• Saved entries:
-------------------------

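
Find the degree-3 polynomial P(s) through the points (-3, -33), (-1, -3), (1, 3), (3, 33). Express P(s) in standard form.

P(s) = s^3 + 2s

Build the Lagrange basis polynomials:
L_0(s) = (s + 1)(s - 1)(s - 3) / [-48] = -(1/48)s^3 + (1/16)s^2 + (1/48)s - 1/16
L_1(s) = (s + 3)(s - 1)(s - 3) / [16] = (1/16)s^3 - (1/16)s^2 - (9/16)s + 9/16
L_2(s) = (s + 3)(s + 1)(s - 3) / [-16] = -(1/16)s^3 - (1/16)s^2 + (9/16)s + 9/16
L_3(s) = (s + 3)(s + 1)(s - 1) / [48] = (1/48)s^3 + (1/16)s^2 - (1/48)s - 1/16
P(s) = (-33)·L_0 + (-3)·L_1 + 3·L_2 + 33·L_3
  (-33)·L_0(s) = (11/16)s^3 - (33/16)s^2 - (11/16)s + 33/16
  (-3)·L_1(s) = -(3/16)s^3 + (3/16)s^2 + (27/16)s - 27/16
  3·L_2(s) = -(3/16)s^3 - (3/16)s^2 + (27/16)s + 27/16
  33·L_3(s) = (11/16)s^3 + (33/16)s^2 - (11/16)s - 33/16
Adding term by term: s^3 + 2s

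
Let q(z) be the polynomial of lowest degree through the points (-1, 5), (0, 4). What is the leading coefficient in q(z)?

Build the Lagrange basis polynomials:
L_0(z) = z / [-1] = -z
L_1(z) = (z + 1) / [1] = z + 1
q(z) = 5·L_0 + 4·L_1
Only the coefficient of z is needed; take it from each L_i and combine:
5·(-1) + 4·(1) = -1

-1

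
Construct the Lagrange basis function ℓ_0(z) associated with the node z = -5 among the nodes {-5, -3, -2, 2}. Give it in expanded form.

ℓ_0(z) = -(1/42)z^3 - (1/14)z^2 + (2/21)z + 2/7

ℓ_0(z) = (z + 3)(z + 2)(z - 2) / [(-2)·(-3)·(-7)]
       = (z^3 + 3z^2 - 4z - 12) / (-42)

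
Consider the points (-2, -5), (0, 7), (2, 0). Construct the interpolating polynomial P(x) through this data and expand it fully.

Build the Lagrange basis polynomials:
L_0(x) = x(x - 2) / [8] = (1/8)x^2 - (1/4)x
L_1(x) = (x + 2)(x - 2) / [-4] = -(1/4)x^2 + 1
L_2(x) = (x + 2)x / [8] = (1/8)x^2 + (1/4)x
P(x) = (-5)·L_0 + 7·L_1 + 0·L_2
  (-5)·L_0(x) = -(5/8)x^2 + (5/4)x
  7·L_1(x) = -(7/4)x^2 + 7
  0·L_2(x) = 0
Adding term by term: -(19/8)x^2 + (5/4)x + 7

P(x) = -(19/8)x^2 + (5/4)x + 7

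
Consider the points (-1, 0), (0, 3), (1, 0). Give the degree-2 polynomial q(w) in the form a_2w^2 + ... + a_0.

L_0(w) = w(w - 1) / [2] = (1/2)w^2 - (1/2)w
L_1(w) = (w + 1)(w - 1) / [-1] = -w^2 + 1
L_2(w) = (w + 1)w / [2] = (1/2)w^2 + (1/2)w
q(w) = 0·L_0 + 3·L_1 + 0·L_2
  0·L_0(w) = 0
  3·L_1(w) = -3w^2 + 3
  0·L_2(w) = 0
Adding term by term: -3w^2 + 3

q(w) = -3w^2 + 3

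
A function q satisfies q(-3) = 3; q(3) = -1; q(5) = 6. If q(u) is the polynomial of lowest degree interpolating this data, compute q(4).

Evaluate each Lagrange basis at u = 4:
L_0(4) = (1)·(-1)/[(-6)·(-8)] = -1/48
L_1(4) = (7)·(-1)/[(6)·(-2)] = 7/12
L_2(4) = (7)·(1)/[(8)·(2)] = 7/16
Sum: 3·(-1/48) + (-1)·(7/12) + 6·(7/16) = 95/48

95/48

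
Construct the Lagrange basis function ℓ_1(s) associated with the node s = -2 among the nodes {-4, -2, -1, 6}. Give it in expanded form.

ℓ_1(s) = (s + 4)(s + 1)(s - 6) / [(2)·(-1)·(-8)]
       = (s^3 - s^2 - 26s - 24) / (16)

ℓ_1(s) = (1/16)s^3 - (1/16)s^2 - (13/8)s - 3/2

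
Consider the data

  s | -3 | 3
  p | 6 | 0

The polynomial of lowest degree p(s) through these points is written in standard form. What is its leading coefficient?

-1

The leading coefficient equals the top divided difference p[-3,3].
p[-3,3] = (0 - 6) / (3 - (-3)) = -1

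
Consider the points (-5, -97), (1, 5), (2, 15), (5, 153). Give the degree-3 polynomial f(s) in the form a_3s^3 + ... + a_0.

f(s) = s^3 + s^2 + 3

Newton's divided differences:
f[-5,1] = (5 - (-97)) / (1 - (-5)) = 17
f[1,2] = (15 - 5) / (2 - 1) = 10
f[2,5] = (153 - 15) / (5 - 2) = 46
f[-5,1,2] = (10 - 17) / (2 - (-5)) = -1
f[1,2,5] = (46 - 10) / (5 - 1) = 9
f[-5,1,2,5] = (9 - (-1)) / (5 - (-5)) = 1
f(s) = -97 + 17·(s + 5) + (-1)·(s + 5)(s - 1) + 1·(s + 5)(s - 1)(s - 2)
Expanding: f(s) = s^3 + s^2 + 3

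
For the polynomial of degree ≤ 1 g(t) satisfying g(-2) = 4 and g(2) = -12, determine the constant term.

Build the Lagrange basis polynomials:
L_0(t) = (t - 2) / [-4] = -(1/4)t + 1/2
L_1(t) = (t + 2) / [4] = (1/4)t + 1/2
g(t) = 4·L_0 + (-12)·L_1
Only the constant term is needed; take it from each L_i and combine:
4·(1/2) + (-12)·(1/2) = -4

-4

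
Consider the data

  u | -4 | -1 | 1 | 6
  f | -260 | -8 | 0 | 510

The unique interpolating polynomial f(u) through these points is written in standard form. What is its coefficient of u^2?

-4

L_0(u) = (u + 1)(u - 1)(u - 6) / [-150] = -(1/150)u^3 + (1/25)u^2 + (1/150)u - 1/25
L_1(u) = (u + 4)(u - 1)(u - 6) / [42] = (1/42)u^3 - (1/14)u^2 - (11/21)u + 4/7
L_2(u) = (u + 4)(u + 1)(u - 6) / [-50] = -(1/50)u^3 + (1/50)u^2 + (13/25)u + 12/25
L_3(u) = (u + 4)(u + 1)(u - 1) / [350] = (1/350)u^3 + (2/175)u^2 - (1/350)u - 2/175
f(u) = (-260)·L_0 + (-8)·L_1 + 0·L_2 + 510·L_3
Only the coefficient of u^2 is needed; take it from each L_i and combine:
(-260)·(1/25) + (-8)·(-1/14) + 0·(1/50) + 510·(2/175) = -4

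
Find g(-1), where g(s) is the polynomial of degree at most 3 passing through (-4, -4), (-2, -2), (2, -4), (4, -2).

-37/16

Evaluate each Lagrange basis at s = -1:
L_0(-1) = (1)·(-3)·(-5)/[(-2)·(-6)·(-8)] = -5/32
L_1(-1) = (3)·(-3)·(-5)/[(2)·(-4)·(-6)] = 15/16
L_2(-1) = (3)·(1)·(-5)/[(6)·(4)·(-2)] = 5/16
L_3(-1) = (3)·(1)·(-3)/[(8)·(6)·(2)] = -3/32
Sum: (-4)·(-5/32) + (-2)·(15/16) + (-4)·(5/16) + (-2)·(-3/32) = -37/16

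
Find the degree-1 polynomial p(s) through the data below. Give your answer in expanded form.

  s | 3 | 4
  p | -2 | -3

Build the Lagrange basis polynomials:
L_0(s) = (s - 4) / [-1] = -s + 4
L_1(s) = (s - 3) / [1] = s - 3
p(s) = (-2)·L_0 + (-3)·L_1
  (-2)·L_0(s) = 2s - 8
  (-3)·L_1(s) = -3s + 9
Adding term by term: -s + 1

p(s) = -s + 1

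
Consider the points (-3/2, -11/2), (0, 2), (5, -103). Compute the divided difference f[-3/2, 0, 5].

-4

f[-3/2,0] = (2 - (-11/2)) / (0 - (-3/2)) = 5
f[0,5] = (-103 - 2) / (5 - 0) = -21
f[-3/2,0,5] = (-21 - 5) / (5 - (-3/2)) = -4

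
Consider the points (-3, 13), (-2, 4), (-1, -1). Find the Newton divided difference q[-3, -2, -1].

2

q[-3,-2] = (4 - 13) / (-2 - (-3)) = -9
q[-2,-1] = (-1 - 4) / (-1 - (-2)) = -5
q[-3,-2,-1] = (-5 - (-9)) / (-1 - (-3)) = 2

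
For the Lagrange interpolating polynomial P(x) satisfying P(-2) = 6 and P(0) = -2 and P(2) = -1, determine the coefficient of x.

-7/4

Build the Lagrange basis polynomials:
L_0(x) = x(x - 2) / [8] = (1/8)x^2 - (1/4)x
L_1(x) = (x + 2)(x - 2) / [-4] = -(1/4)x^2 + 1
L_2(x) = (x + 2)x / [8] = (1/8)x^2 + (1/4)x
P(x) = 6·L_0 + (-2)·L_1 + (-1)·L_2
Only the coefficient of x is needed; take it from each L_i and combine:
6·(-1/4) + (-2)·(0) + (-1)·(1/4) = -7/4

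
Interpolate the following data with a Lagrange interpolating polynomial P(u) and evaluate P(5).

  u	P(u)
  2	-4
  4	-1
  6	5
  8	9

Evaluate each Lagrange basis at u = 5:
L_0(5) = (1)·(-1)·(-3)/[(-2)·(-4)·(-6)] = -1/16
L_1(5) = (3)·(-1)·(-3)/[(2)·(-2)·(-4)] = 9/16
L_2(5) = (3)·(1)·(-3)/[(4)·(2)·(-2)] = 9/16
L_3(5) = (3)·(1)·(-1)/[(6)·(4)·(2)] = -1/16
Sum: (-4)·(-1/16) + (-1)·(9/16) + 5·(9/16) + 9·(-1/16) = 31/16

31/16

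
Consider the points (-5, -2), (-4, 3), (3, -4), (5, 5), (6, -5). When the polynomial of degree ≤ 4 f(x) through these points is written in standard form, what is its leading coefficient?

The leading coefficient equals the top divided difference f[-5,-4,3,5,6].
f[-5,-4] = (3 - (-2)) / (-4 - (-5)) = 5
f[-4,3] = (-4 - 3) / (3 - (-4)) = -1
f[3,5] = (5 - (-4)) / (5 - 3) = 9/2
f[5,6] = (-5 - 5) / (6 - 5) = -10
f[-5,-4,3] = (-1 - 5) / (3 - (-5)) = -3/4
f[-4,3,5] = (9/2 - (-1)) / (5 - (-4)) = 11/18
f[3,5,6] = (-10 - 9/2) / (6 - 3) = -29/6
f[-5,-4,3,5] = (11/18 - (-3/4)) / (5 - (-5)) = 49/360
f[-4,3,5,6] = (-29/6 - 11/18) / (6 - (-4)) = -49/90
f[-5,-4,3,5,6] = (-49/90 - 49/360) / (6 - (-5)) = -49/792

-49/792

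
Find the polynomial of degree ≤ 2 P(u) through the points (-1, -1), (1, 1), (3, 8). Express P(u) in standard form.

P(u) = (5/8)u^2 + u - 5/8

Build the Lagrange basis polynomials:
L_0(u) = (u - 1)(u - 3) / [8] = (1/8)u^2 - (1/2)u + 3/8
L_1(u) = (u + 1)(u - 3) / [-4] = -(1/4)u^2 + (1/2)u + 3/4
L_2(u) = (u + 1)(u - 1) / [8] = (1/8)u^2 - 1/8
P(u) = (-1)·L_0 + 1·L_1 + 8·L_2
  (-1)·L_0(u) = -(1/8)u^2 + (1/2)u - 3/8
  1·L_1(u) = -(1/4)u^2 + (1/2)u + 3/4
  8·L_2(u) = u^2 - 1
Adding term by term: (5/8)u^2 + u - 5/8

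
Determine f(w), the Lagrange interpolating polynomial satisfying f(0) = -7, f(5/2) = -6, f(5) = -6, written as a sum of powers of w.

Build the Lagrange basis polynomials:
L_0(w) = (w - 5/2)(w - 5) / [25/2] = (2/25)w^2 - (3/5)w + 1
L_1(w) = w(w - 5) / [-25/4] = -(4/25)w^2 + (4/5)w
L_2(w) = w(w - 5/2) / [25/2] = (2/25)w^2 - (1/5)w
f(w) = (-7)·L_0 + (-6)·L_1 + (-6)·L_2
  (-7)·L_0(w) = -(14/25)w^2 + (21/5)w - 7
  (-6)·L_1(w) = (24/25)w^2 - (24/5)w
  (-6)·L_2(w) = -(12/25)w^2 + (6/5)w
Adding term by term: -(2/25)w^2 + (3/5)w - 7

f(w) = -(2/25)w^2 + (3/5)w - 7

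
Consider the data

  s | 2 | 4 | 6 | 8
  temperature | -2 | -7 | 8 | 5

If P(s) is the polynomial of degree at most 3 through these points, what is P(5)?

Evaluate each Lagrange basis at s = 5:
L_0(5) = (1)·(-1)·(-3)/[(-2)·(-4)·(-6)] = -1/16
L_1(5) = (3)·(-1)·(-3)/[(2)·(-2)·(-4)] = 9/16
L_2(5) = (3)·(1)·(-3)/[(4)·(2)·(-2)] = 9/16
L_3(5) = (3)·(1)·(-1)/[(6)·(4)·(2)] = -1/16
Sum: (-2)·(-1/16) + (-7)·(9/16) + 8·(9/16) + 5·(-1/16) = 3/8

3/8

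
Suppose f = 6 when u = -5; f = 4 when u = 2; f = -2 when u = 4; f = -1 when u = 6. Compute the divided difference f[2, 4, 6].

7/8

f[2,4] = (-2 - 4) / (4 - 2) = -3
f[4,6] = (-1 - (-2)) / (6 - 4) = 1/2
f[2,4,6] = (1/2 - (-3)) / (6 - 2) = 7/8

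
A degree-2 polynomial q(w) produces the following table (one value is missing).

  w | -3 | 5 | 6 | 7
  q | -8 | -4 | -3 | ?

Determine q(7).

The 3 known values determine q uniquely (degree ≤ 2).
L_0(7) = (2)·(1)/[(-8)·(-9)] = 1/36
L_1(7) = (10)·(1)/[(8)·(-1)] = -5/4
L_2(7) = (10)·(2)/[(9)·(1)] = 20/9
Sum: (-8)·(1/36) + (-4)·(-5/4) + (-3)·(20/9) = -17/9

-17/9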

-------------------------

• EXERCISE DIRECTIONS:
Return every line from the entries above that includes the word "following".

• ANSWER AREA:
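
Interpolate the following data with a Lagrange interpolating polynomial P(u) and evaluate P(5).
A degree-2 polynomial q(w) produces the following table (one value is missing).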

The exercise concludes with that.